Work task >>
Each line from the one holding "Start configuration: tape" to the last line below must be written out exactly, with no other output.

Data for review >>
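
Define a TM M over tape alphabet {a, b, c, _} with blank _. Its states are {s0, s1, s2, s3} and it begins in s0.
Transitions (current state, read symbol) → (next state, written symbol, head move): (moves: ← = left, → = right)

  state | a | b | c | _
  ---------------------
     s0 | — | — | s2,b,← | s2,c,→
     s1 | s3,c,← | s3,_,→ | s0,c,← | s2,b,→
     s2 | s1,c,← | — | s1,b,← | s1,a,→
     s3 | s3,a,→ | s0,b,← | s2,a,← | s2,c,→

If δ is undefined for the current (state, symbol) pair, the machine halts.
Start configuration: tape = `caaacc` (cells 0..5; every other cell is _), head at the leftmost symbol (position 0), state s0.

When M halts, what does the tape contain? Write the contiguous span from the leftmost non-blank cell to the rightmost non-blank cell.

s0 | _[c]aaacc   read c → write b, move ←, go to s2
s2 | [_]baaacc   read _ → write a, move →, go to s1
s1 | a[b]aaacc   read b → write _, move →, go to s3
s3 | a_[a]aacc   read a → write a, move →, go to s3
s3 | a_a[a]acc   read a → write a, move →, go to s3
s3 | a_aa[a]cc   read a → write a, move →, go to s3
s3 | a_aaa[c]c   read c → write a, move ←, go to s2
s2 | a_aa[a]ac   read a → write c, move ←, go to s1
s1 | a_a[a]cac   read a → write c, move ←, go to s3
s3 | a_[a]ccac   read a → write a, move →, go to s3
s3 | a_a[c]cac   read c → write a, move ←, go to s2
s2 | a_[a]acac   read a → write c, move ←, go to s1
s1 | a[_]cacac   read _ → write b, move →, go to s2
s2 | ab[c]acac   read c → write b, move ←, go to s1
s1 | a[b]bacac   read b → write _, move →, go to s3
s3 | a_[b]acac   read b → write b, move ←, go to s0
s0 | a[_]bacac   read _ → write c, move →, go to s2
s2 | ac[b]acac
The non-blank tape span at halt is acbacac.

acbacac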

Completed exercise >>
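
Start configuration: tape = `caaacc` (cells 0..5; every other cell is _), head at the leftmost symbol (position 0), state s0.

When M halts, what does the tape contain? Write the contiguous span from the leftmost non-blank cell to the rightmost non-blank cell.

s0 | _[c]aaacc   read c → write b, move ←, go to s2
s2 | [_]baaacc   read _ → write a, move →, go to s1
s1 | a[b]aaacc   read b → write _, move →, go to s3
s3 | a_[a]aacc   read a → write a, move →, go to s3
s3 | a_a[a]acc   read a → write a, move →, go to s3
s3 | a_aa[a]cc   read a → write a, move →, go to s3
s3 | a_aaa[c]c   read c → write a, move ←, go to s2
s2 | a_aa[a]ac   read a → write c, move ←, go to s1
s1 | a_a[a]cac   read a → write c, move ←, go to s3
s3 | a_[a]ccac   read a → write a, move →, go to s3
s3 | a_a[c]cac   read c → write a, move ←, go to s2
s2 | a_[a]acac   read a → write c, move ←, go to s1
s1 | a[_]cacac   read _ → write b, move →, go to s2
s2 | ab[c]acac   read c → write b, move ←, go to s1
s1 | a[b]bacac   read b → write _, move →, go to s3
s3 | a_[b]acac   read b → write b, move ←, go to s0
s0 | a[_]bacac   read _ → write c, move →, go to s2
s2 | ac[b]acac
The non-blank tape span at halt is acbacac.

acbacac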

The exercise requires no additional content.